#### [Task objective]
Please set down the line that contains "Construct the Z-array: Z[i]" and every line below it through the last, exactly as written, with no other lines.

#### [Records to process]
---+---

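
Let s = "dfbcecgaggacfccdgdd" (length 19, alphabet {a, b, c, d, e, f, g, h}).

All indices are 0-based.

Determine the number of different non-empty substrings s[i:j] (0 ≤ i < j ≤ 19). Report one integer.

sorted suffixes:
  #0 SA[0]=10  'acfccdgdd'
  #1 SA[1]=7  'aggacfccdgdd'
  #2 SA[2]=2  'bcecgaggacfccdgdd'
  #3 SA[3]=13  'ccdgdd'
  #4 SA[4]=14  'cdgdd'
  #5 SA[5]=3  'cecgaggacfccdgdd'
  #6 SA[6]=11  'cfccdgdd'
  #7 SA[7]=5  'cgaggacfccdgdd'
  #8 SA[8]=18  'd'
  #9 SA[9]=17  'dd'
  #10 SA[10]=0  'dfbcecgaggacfccdgdd'
  #11 SA[11]=15  'dgdd'
  #12 SA[12]=4  'ecgaggacfccdgdd'
  #13 SA[13]=1  'fbcecgaggacfccdgdd'
  #14 SA[14]=12  'fccdgdd'
  #15 SA[15]=9  'gacfccdgdd'
  #16 SA[16]=6  'gaggacfccdgdd'
  #17 SA[17]=16  'gdd'
  #18 SA[18]=8  'ggacfccdgdd'

SA = [10, 7, 2, 13, 14, 3, 11, 5, 18, 17, 0, 15, 4, 1, 12, 9, 6, 16, 8]
rank  pair      lcp
   1  s[10:],s[7:]  1  'a'
   2  s[7:],s[2:]  0  ''
   3  s[2:],s[13:]  0  ''
   4  s[13:],s[14:]  1  'c'
   5  s[14:],s[3:]  1  'c'
   6  s[3:],s[11:]  1  'c'
   7  s[11:],s[5:]  1  'c'
   8  s[5:],s[18:]  0  ''
   9  s[18:],s[17:]  1  'd'
  10  s[17:],s[0:]  1  'd'
  11  s[0:],s[15:]  1  'd'
  12  s[15:],s[4:]  0  ''
  13  s[4:],s[1:]  0  ''
  14  s[1:],s[12:]  1  'f'
  15  s[12:],s[9:]  0  ''
  16  s[9:],s[6:]  2  'ga'
  17  s[6:],s[16:]  1  'g'
  18  s[16:],s[8:]  1  'g'

n(n+1)/2 = 19·20/2 = 190
Σ LCP = 0 + 1 + 0 + 0 + 1 + 1 + 1 + 1 + 0 + 1 + 1 + 1 + 0 + 0 + 1 + 0 + 2 + 1 + 1 = 13
distinct = 190 − 13 = 177

177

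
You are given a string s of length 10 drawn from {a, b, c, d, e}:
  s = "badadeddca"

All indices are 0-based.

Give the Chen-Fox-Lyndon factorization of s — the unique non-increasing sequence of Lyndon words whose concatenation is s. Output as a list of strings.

emit factor 1: 'b' (i=0, period=1)
emit factor 2: 'adadeddc' (i=1, period=8)
emit factor 3: 'a' (i=9, period=1)

["b", "adadeddc", "a"]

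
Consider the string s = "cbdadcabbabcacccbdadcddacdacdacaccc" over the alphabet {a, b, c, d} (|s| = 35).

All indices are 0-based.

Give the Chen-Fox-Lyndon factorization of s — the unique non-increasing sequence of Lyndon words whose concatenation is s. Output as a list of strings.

emit factor 1: 'c' (i=0, period=1)
emit factor 2: 'bd' (i=1, period=2)
emit factor 3: 'adc' (i=3, period=3)
emit factor 4: 'abbabcacccbdadcddacdacdacaccc' (i=6, period=29)

["c", "bd", "adc", "abbabcacccbdadcddacdacdacaccc"]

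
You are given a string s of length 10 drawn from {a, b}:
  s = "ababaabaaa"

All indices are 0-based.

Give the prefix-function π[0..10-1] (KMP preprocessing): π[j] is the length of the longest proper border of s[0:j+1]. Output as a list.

[0, 0, 1, 2, 3, 1, 2, 3, 1, 1]

π[0] = 0
j=1 s[j]='b': π[1]=0 (border '')
j=2 s[j]='a': π[2]=1 (border 'a')
j=3 s[j]='b': π[3]=2 (border 'ab')
j=4 s[j]='a': π[4]=3 (border 'aba')
j=5 s[j]='a': k: 3→1→0; π[5]=1 (border 'a')
j=6 s[j]='b': π[6]=2 (border 'ab')
j=7 s[j]='a': π[7]=3 (border 'aba')
j=8 s[j]='a': k: 3→1→0; π[8]=1 (border 'a')
j=9 s[j]='a': k: 1→0; π[9]=1 (border 'a')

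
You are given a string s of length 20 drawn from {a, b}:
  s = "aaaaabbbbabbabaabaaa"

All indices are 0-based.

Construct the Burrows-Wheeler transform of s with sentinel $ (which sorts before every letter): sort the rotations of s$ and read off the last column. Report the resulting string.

rank  rotation               last
    0  $aaaaabbbbabbabaabaaa  a
    1  a$aaaaabbbbabbabaabaa  a
    2  aa$aaaaabbbbabbabaaba  a
    3  aaa$aaaaabbbbabbabaab  b
    4  aaaaabbbbabbabaabaaa$  $
    5  aaaabbbbabbabaabaaa$a  a
    6  aaabbbbabbabaabaaa$aa  a
    7  aabaaa$aaaaabbbbabbab  b
    8  aabbbbabbabaabaaa$aaa  a
    9  abaaa$aaaaabbbbabbaba  a
   10  abaabaaa$aaaaabbbbabb  b
   11  abbabaabaaa$aaaaabbbb  b
   12  abbbbabbabaabaaa$aaaa  a
   13  baaa$aaaaabbbbabbabaa  a
   14  baabaaa$aaaaabbbbabba  a
   15  babaabaaa$aaaaabbbbab  b
   16  babbabaabaaa$aaaaabbb  b
   17  bbabaabaaa$aaaaabbbba  a
   18  bbabbabaabaaa$aaaaabb  b
   19  bbbabbabaabaaa$aaaaab  b
   20  bbbbabbabaabaaa$aaaaa  a

aaab$aabaabbaaabbabba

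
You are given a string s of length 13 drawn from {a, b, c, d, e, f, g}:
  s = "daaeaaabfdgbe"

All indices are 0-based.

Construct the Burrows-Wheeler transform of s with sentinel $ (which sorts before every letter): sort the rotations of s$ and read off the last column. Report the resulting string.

rank  rotation        last
    0  $daaeaaabfdgbe  e
    1  aaabfdgbe$daae  e
    2  aabfdgbe$daaea  a
    3  aaeaaabfdgbe$d  d
    4  abfdgbe$daaeaa  a
    5  aeaaabfdgbe$da  a
    6  be$daaeaaabfdg  g
    7  bfdgbe$daaeaaa  a
    8  daaeaaabfdgbe$  $
    9  dgbe$daaeaaabf  f
   10  e$daaeaaabfdgb  b
   11  eaaabfdgbe$daa  a
   12  fdgbe$daaeaaab  b
   13  gbe$daaeaaabfd  d

eeadaaga$fbabd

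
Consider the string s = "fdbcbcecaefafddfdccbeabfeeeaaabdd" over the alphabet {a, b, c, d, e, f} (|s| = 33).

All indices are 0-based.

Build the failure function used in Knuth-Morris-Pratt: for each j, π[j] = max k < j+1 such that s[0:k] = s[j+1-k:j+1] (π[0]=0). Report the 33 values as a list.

π[0] = 0
j=1 s[j]='d': π[1]=0 (border '')
j=2 s[j]='b': π[2]=0 (border '')
j=3 s[j]='c': π[3]=0 (border '')
j=4 s[j]='b': π[4]=0 (border '')
j=5 s[j]='c': π[5]=0 (border '')
j=6 s[j]='e': π[6]=0 (border '')
j=7 s[j]='c': π[7]=0 (border '')
j=8 s[j]='a': π[8]=0 (border '')
j=9 s[j]='e': π[9]=0 (border '')
j=10 s[j]='f': π[10]=1 (border 'f')
j=11 s[j]='a': k: 1→0; π[11]=0 (border '')
j=12 s[j]='f': π[12]=1 (border 'f')
j=13 s[j]='d': π[13]=2 (border 'fd')
j=14 s[j]='d': k: 2→0; π[14]=0 (border '')
j=15 s[j]='f': π[15]=1 (border 'f')
j=16 s[j]='d': π[16]=2 (border 'fd')
j=17 s[j]='c': k: 2→0; π[17]=0 (border '')
j=18 s[j]='c': π[18]=0 (border '')
j=19 s[j]='b': π[19]=0 (border '')
j=20 s[j]='e': π[20]=0 (border '')
j=21 s[j]='a': π[21]=0 (border '')
j=22 s[j]='b': π[22]=0 (border '')
j=23 s[j]='f': π[23]=1 (border 'f')
j=24 s[j]='e': k: 1→0; π[24]=0 (border '')
j=25 s[j]='e': π[25]=0 (border '')
j=26 s[j]='e': π[26]=0 (border '')
j=27 s[j]='a': π[27]=0 (border '')
j=28 s[j]='a': π[28]=0 (border '')
j=29 s[j]='a': π[29]=0 (border '')
j=30 s[j]='b': π[30]=0 (border '')
j=31 s[j]='d': π[31]=0 (border '')
j=32 s[j]='d': π[32]=0 (border '')

[0, 0, 0, 0, 0, 0, 0, 0, 0, 0, 1, 0, 1, 2, 0, 1, 2, 0, 0, 0, 0, 0, 0, 1, 0, 0, 0, 0, 0, 0, 0, 0, 0]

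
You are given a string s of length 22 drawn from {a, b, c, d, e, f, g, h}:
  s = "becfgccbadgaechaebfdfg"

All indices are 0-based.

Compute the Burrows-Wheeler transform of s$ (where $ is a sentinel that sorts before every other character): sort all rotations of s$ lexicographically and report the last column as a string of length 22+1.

rank  rotation                 last
    0  $becfgccbadgaechaebfdfg  g
    1  adgaechaebfdfg$becfgccb  b
    2  aebfdfg$becfgccbadgaech  h
    3  aechaebfdfg$becfgccbadg  g
    4  badgaechaebfdfg$becfgcc  c
    5  becfgccbadgaechaebfdfg$  $
    6  bfdfg$becfgccbadgaechae  e
    7  cbadgaechaebfdfg$becfgc  c
    8  ccbadgaechaebfdfg$becfg  g
    9  cfgccbadgaechaebfdfg$be  e
   10  chaebfdfg$becfgccbadgae  e
   11  dfg$becfgccbadgaechaebf  f
   12  dgaechaebfdfg$becfgccba  a
   13  ebfdfg$becfgccbadgaecha  a
   14  ecfgccbadgaechaebfdfg$b  b
   15  echaebfdfg$becfgccbadga  a
   16  fdfg$becfgccbadgaechaeb  b
   17  fg$becfgccbadgaechaebfd  d
   18  fgccbadgaechaebfdfg$bec  c
   19  g$becfgccbadgaechaebfdf  f
   20  gaechaebfdfg$becfgccbad  d
   21  gccbadgaechaebfdfg$becf  f
   22  haebfdfg$becfgccbadgaec  c

gbhgc$ecgeefaababdcfdfc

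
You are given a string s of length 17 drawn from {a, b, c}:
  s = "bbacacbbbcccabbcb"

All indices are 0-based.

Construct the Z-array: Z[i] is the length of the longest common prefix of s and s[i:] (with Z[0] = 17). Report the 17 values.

[17, 1, 0, 0, 0, 0, 2, 2, 1, 0, 0, 0, 0, 2, 1, 0, 1]

Z[0]=17
i=1: fresh scan; Z[1]=1 scan→box=[1,2)
i=2: fresh scan; Z[2]=0
i=3: fresh scan; Z[3]=0
i=4: fresh scan; Z[4]=0
i=5: fresh scan; Z[5]=0
i=6: fresh scan; Z[6]=2 scan→box=[6,8)
i=7: min(r-i=1, Z[1]=1)=1; Z[7]=2 scan→box=[7,9)
i=8: min(r-i=1, Z[1]=1)=1; Z[8]=1
i=9: fresh scan; Z[9]=0
i=10: fresh scan; Z[10]=0
i=11: fresh scan; Z[11]=0
i=12: fresh scan; Z[12]=0
i=13: fresh scan; Z[13]=2 scan→box=[13,15)
i=14: min(r-i=1, Z[1]=1)=1; Z[14]=1
i=15: fresh scan; Z[15]=0
i=16: fresh scan; Z[16]=1 scan→box=[16,17)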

---+---

#### [Problem solution]
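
Construct the Z-array: Z[i] is the length of the longest common prefix of s and s[i:] (with Z[0] = 17). Report the 17 values.

[17, 1, 0, 0, 0, 0, 2, 2, 1, 0, 0, 0, 0, 2, 1, 0, 1]

Z[0]=17
i=1: fresh scan; Z[1]=1 scan→box=[1,2)
i=2: fresh scan; Z[2]=0
i=3: fresh scan; Z[3]=0
i=4: fresh scan; Z[4]=0
i=5: fresh scan; Z[5]=0
i=6: fresh scan; Z[6]=2 scan→box=[6,8)
i=7: min(r-i=1, Z[1]=1)=1; Z[7]=2 scan→box=[7,9)
i=8: min(r-i=1, Z[1]=1)=1; Z[8]=1
i=9: fresh scan; Z[9]=0
i=10: fresh scan; Z[10]=0
i=11: fresh scan; Z[11]=0
i=12: fresh scan; Z[12]=0
i=13: fresh scan; Z[13]=2 scan→box=[13,15)
i=14: min(r-i=1, Z[1]=1)=1; Z[14]=1
i=15: fresh scan; Z[15]=0
i=16: fresh scan; Z[16]=1 scan→box=[16,17)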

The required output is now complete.